_Required action_
How does the data below read from its first line through the line containing "The fractional conversion of E"? Print those lines exactly.

===== Extracted entries =====

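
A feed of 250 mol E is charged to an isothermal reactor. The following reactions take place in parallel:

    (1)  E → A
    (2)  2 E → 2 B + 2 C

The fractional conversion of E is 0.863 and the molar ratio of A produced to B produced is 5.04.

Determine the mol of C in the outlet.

Conversion of E: E consumed = 0.863 × 250 = 215.8 mol = 1ξ₁ + 2ξ₂.
Selectivity: 1ξ₁ / (2ξ₂) = 5.04 → ξ₁ = 10.08 ξ₂.
Substitute: (1·10.08 + 2) ξ₂ = 215.8 → ξ₂ = 17.86 mol, ξ₁ = 180 mol.
Outlet amounts (n = n₀ + Σ ν·ξ):
  E: 250 − 1(180) − 2(17.86) = 34.25
  A: 0 + 1(180) = 180
  B: 0 + 2(17.86) = 35.72
  C: 0 + 2(17.86) = 35.72

35.7 mol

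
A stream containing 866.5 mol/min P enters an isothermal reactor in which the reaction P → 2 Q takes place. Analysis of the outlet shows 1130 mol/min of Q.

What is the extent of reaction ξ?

ξ = 565 mol/min

For Q: n = n₀ + 2ξ → 1130 = 0 + 2ξ, giving ξ = 565 mol/min.
Outlet amounts (n = n₀ + ν ξ):
  P: 866.5 − 1(565) = 301.5
  Q: 0 + 2(565) = 1130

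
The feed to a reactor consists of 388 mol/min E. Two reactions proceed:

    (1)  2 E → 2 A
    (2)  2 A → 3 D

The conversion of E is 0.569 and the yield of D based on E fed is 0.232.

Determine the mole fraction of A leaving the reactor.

Conversion of E: E consumed = 2ξ₁ = 0.569 × 388 → ξ₁ = 110.4 mol/min.
Yield of D: 3ξ₂ / 388 = 0.232 → ξ₂ = 30.01 mol/min.
Outlet amounts (n = n₀ + Σ ν·ξ):
  E: 388 − 2(110.4) = 167.2
  A: 0 + 2(110.4) − 2(30.01) = 160.8
  D: 0 + 3(30.01) = 90.02
Total out = 418 mol/min; y_A = 160.8 / 418 = 0.3846.

0.385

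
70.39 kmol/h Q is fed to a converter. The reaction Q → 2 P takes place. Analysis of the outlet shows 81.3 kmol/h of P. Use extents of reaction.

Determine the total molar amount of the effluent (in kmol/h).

For P: n = n₀ + 2ξ → 81.3 = 0 + 2ξ, giving ξ = 40.65 kmol/h.
Outlet amounts (n = n₀ + ν ξ):
  Q: 70.39 − 1(40.65) = 29.74
  P: 0 + 2(40.65) = 81.3
Total out = 29.74 + 81.3 = 111 kmol/h.

111 kmol/h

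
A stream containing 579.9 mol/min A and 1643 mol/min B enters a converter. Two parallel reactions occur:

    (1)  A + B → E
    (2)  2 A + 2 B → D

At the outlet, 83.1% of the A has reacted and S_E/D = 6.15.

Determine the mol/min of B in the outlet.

1160 mol/min

Conversion of A: A consumed = 0.831 × 579.9 = 481.9 mol/min = 1ξ₁ + 2ξ₂.
Selectivity: 1ξ₁ / (1ξ₂) = 6.15 → ξ₁ = 6.15 ξ₂.
Substitute: (1·6.15 + 2) ξ₂ = 481.9 → ξ₂ = 59.13 mol/min, ξ₁ = 363.6 mol/min.
Outlet amounts (n = n₀ + Σ ν·ξ):
  A: 579.9 − 1(363.6) − 2(59.13) = 98
  B: 1643 − 1(363.6) − 2(59.13) = 1161
  E: 0 + 1(363.6) = 363.6
  D: 0 + 1(59.13) = 59.13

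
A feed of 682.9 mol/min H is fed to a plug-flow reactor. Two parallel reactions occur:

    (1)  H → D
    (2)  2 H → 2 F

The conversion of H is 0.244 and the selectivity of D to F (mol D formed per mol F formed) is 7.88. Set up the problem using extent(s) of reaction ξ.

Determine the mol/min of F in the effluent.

Conversion of H: H consumed = 0.244 × 682.9 = 166.6 mol/min = 1ξ₁ + 2ξ₂.
Selectivity: 1ξ₁ / (2ξ₂) = 7.88 → ξ₁ = 15.76 ξ₂.
Substitute: (1·15.76 + 2) ξ₂ = 166.6 → ξ₂ = 9.382 mol/min, ξ₁ = 147.9 mol/min.
Outlet amounts (n = n₀ + Σ ν·ξ):
  H: 682.9 − 1(147.9) − 2(9.382) = 516.3
  D: 0 + 1(147.9) = 147.9
  F: 0 + 2(9.382) = 18.76

18.8 mol/min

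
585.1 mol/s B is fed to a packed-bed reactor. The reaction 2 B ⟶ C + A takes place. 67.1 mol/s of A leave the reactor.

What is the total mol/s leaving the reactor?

585 mol/s

For A: n = n₀ + 1ξ → 67.1 = 0 + 1ξ, giving ξ = 67.1 mol/s.
Outlet amounts (n = n₀ + ν ξ):
  B: 585.1 − 2(67.1) = 450.9
  C: 0 + 1(67.1) = 67.1
  A: 0 + 1(67.1) = 67.1
Total out = 450.9 + 67.1 + 67.1 = 585.1 mol/s.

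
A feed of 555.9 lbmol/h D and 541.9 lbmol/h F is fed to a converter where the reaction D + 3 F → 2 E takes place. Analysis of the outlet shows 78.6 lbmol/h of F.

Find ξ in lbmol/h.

ξ = 154 lbmol/h

For F: n = n₀ − 3ξ → 78.6 = 541.9 − 3ξ, giving ξ = 154.4 lbmol/h.
Outlet amounts (n = n₀ + ν ξ):
  D: 555.9 − 1(154.4) = 401.5
  F: 541.9 − 3(154.4) = 78.6
  E: 0 + 2(154.4) = 308.9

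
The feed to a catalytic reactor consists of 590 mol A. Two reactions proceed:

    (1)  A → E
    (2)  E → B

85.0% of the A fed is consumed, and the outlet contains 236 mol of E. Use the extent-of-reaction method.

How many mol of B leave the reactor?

Conversion of A: A consumed = 1ξ₁ = 0.85 × 590 → ξ₁ = 501.5 mol.
E balance: n_E = 0 + 1ξ₁ − 1ξ₂ = 236 → ξ₂ = (1·501.5 − 236)/1 = 265.5 mol.
Outlet amounts (n = n₀ + Σ ν·ξ):
  A: 590 − 1(501.5) = 88.5
  E: 0 + 1(501.5) − 1(265.5) = 236
  B: 0 + 1(265.5) = 265.5

266 mol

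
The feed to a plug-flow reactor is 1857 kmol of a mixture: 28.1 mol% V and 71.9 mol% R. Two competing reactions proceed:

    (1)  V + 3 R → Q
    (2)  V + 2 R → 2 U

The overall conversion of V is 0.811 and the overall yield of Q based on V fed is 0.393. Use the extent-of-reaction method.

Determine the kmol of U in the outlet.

Yield of Q: 1ξ₁ / 521.8 = 0.393 → ξ₁ = 205.1 kmol.
Conversion of V: 1ξ₁ + 1ξ₂ = 0.811 × 521.8 = 423.2 → ξ₂ = 218.1 kmol.
Outlet amounts (n = n₀ + Σ ν·ξ):
  V: 521.8 − 1(205.1) − 1(218.1) = 98.62
  R: 1335 − 3(205.1) − 2(218.1) = 283.7
  Q: 0 + 1(205.1) = 205.1
  U: 0 + 2(218.1) = 436.2

436 kmol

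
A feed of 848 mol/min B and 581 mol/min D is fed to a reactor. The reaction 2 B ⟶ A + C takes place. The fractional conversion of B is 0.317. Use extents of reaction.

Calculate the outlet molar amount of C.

B reacted = 0.317 × 848 = 268.8 mol/min; ν_B = −2, so ξ = 268.8/2 = 134.4 mol/min.
Outlet amounts (n = n₀ + ν ξ):
  B: 848 − 2(134.4) = 579.2
  A: 0 + 1(134.4) = 134.4
  C: 0 + 1(134.4) = 134.4
  D: 581 (inert)

134 mol/min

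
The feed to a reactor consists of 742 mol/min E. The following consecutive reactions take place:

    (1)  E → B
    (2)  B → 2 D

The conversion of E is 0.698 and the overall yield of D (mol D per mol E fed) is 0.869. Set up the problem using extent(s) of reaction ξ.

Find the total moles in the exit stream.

1060 mol/min

Conversion of E: E consumed = 1ξ₁ = 0.698 × 742 → ξ₁ = 517.9 mol/min.
Yield of D: 2ξ₂ / 742 = 0.869 → ξ₂ = 322.4 mol/min.
Outlet amounts (n = n₀ + Σ ν·ξ):
  E: 742 − 1(517.9) = 224.1
  B: 0 + 1(517.9) − 1(322.4) = 195.5
  D: 0 + 2(322.4) = 644.8
Total out = 224.1 + 195.5 + 644.8 = 1064 mol/min.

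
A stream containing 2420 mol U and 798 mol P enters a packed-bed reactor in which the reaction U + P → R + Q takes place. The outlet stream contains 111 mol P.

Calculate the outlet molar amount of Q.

687 mol

For P: n = n₀ − 1ξ → 111 = 798 − 1ξ, giving ξ = 687 mol.
Outlet amounts (n = n₀ + ν ξ):
  U: 2420 − 1(687) = 1733
  P: 798 − 1(687) = 111
  R: 0 + 1(687) = 687
  Q: 0 + 1(687) = 687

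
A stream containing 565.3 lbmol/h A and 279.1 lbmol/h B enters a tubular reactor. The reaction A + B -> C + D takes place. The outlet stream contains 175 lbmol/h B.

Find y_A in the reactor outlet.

For B: n = n₀ − 1ξ → 175 = 279.1 − 1ξ, giving ξ = 104.1 lbmol/h.
Outlet amounts (n = n₀ + ν ξ):
  A: 565.3 − 1(104.1) = 461.2
  B: 279.1 − 1(104.1) = 175
  C: 0 + 1(104.1) = 104.1
  D: 0 + 1(104.1) = 104.1
Total out = 844.4 lbmol/h; y_A = 461.2 / 844.4 = 0.5462.

0.546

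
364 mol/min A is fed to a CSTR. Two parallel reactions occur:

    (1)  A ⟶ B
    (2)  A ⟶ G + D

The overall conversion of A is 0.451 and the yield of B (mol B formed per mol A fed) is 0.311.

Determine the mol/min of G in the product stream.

Yield of B: 1ξ₁ / 364 = 0.311 → ξ₁ = 113.2 mol/min.
Conversion of A: 1ξ₁ + 1ξ₂ = 0.451 × 364 = 164.2 → ξ₂ = 50.96 mol/min.
Outlet amounts (n = n₀ + Σ ν·ξ):
  A: 364 − 1(113.2) − 1(50.96) = 199.8
  B: 0 + 1(113.2) = 113.2
  G: 0 + 1(50.96) = 50.96
  D: 0 + 1(50.96) = 50.96

51 mol/min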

=====

_Answer space_
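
A feed of 250 mol E is charged to an isothermal reactor. The following reactions take place in parallel:

    (1)  E → A
    (2)  2 E → 2 B + 2 C

The fractional conversion of E is 0.863 and the molar ratio of A produced to B produced is 5.04.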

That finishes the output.